## [Your task]
Below this line is the material. Write out only its lines from the one containing "Determine σ(ℰ) —" through the one containing "Take the ground", both kept, exactly.
START Data for this task
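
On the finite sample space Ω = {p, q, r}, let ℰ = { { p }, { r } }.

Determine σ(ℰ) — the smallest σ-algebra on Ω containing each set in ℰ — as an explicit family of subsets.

|σ(ℰ)| = 8.  σ(ℰ) = { {  }, { p }, { q }, { r }, { p, q }, { p, r }, { q, r }, Ω }

Working:
Start: ℰ ∪ {∅, Ω} = { {  }, { p }, { r }, Ω }.
Round 1: 3 new —
  { p, q }  = Ω∖{ r }
  { p, r }  = { r } ∪ { p }
  { q, r }  = Ω∖{ p }
  |family| = 7
Round 2 (1 new):
  { q }  = Ω∖{ p, r }
  |family| = 8
Round 3: closed — nothing new.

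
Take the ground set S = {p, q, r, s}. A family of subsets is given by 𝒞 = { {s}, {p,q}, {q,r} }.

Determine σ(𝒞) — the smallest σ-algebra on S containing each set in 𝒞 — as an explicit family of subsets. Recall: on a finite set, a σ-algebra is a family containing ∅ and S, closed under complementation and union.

Answer: σ(𝒞) = { {}, {p}, {q}, {r}, {s}, {p,q}, {p,r}, {p,s}, {q,r}, {q,s}, {r,s}, {p,q,r}, {p,q,s}, {p,r,s}, {q,r,s}, S }

Working:
Initial family (5 sets): { {}, {s}, {p,q}, {q,r}, S }.
Round 1: +5 →
  {p,s}  = S∖{q,r}
  {r,s}  = S∖{p,q}
  {p,q,r}  = S∖{s}
  {p,q,s}  = {p,q} ∪ {s}
  {q,r,s}  = {q,r} ∪ {s}
  |family| = 10
Round 2. New:
  {p}  = S∖{q,r,s}
  {r}  = S∖{p,q,s}
  {p,r,s}  = {r,s} ∪ {p,s}
  |family| = 13
Round 3 adds 2:
  {q}  = S∖{p,r,s}
  {p,r}  = {r} ∪ {p}
  |family| = 15
Round 4: 1 new —
  {q,s}  = S∖{p,r}
  |family| = 16
Round 5: already closed under ᶜ and ∪.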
END Data for this task
## [Exercise output]
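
Determine σ(ℰ) — the smallest σ-algebra on Ω containing each set in ℰ — as an explicit family of subsets.

|σ(ℰ)| = 8.  σ(ℰ) = { {  }, { p }, { q }, { r }, { p, q }, { p, r }, { q, r }, Ω }

Working:
Start: ℰ ∪ {∅, Ω} = { {  }, { p }, { r }, Ω }.
Round 1: 3 new —
  { p, q }  = Ω∖{ r }
  { p, r }  = { r } ∪ { p }
  { q, r }  = Ω∖{ p }
  |family| = 7
Round 2 (1 new):
  { q }  = Ω∖{ p, r }
  |family| = 8
Round 3: closed — nothing new.

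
Take the ground set S = {p, q, r, s}. A family of subsets is given by 𝒞 = { {s}, {p,q}, {q,r} }.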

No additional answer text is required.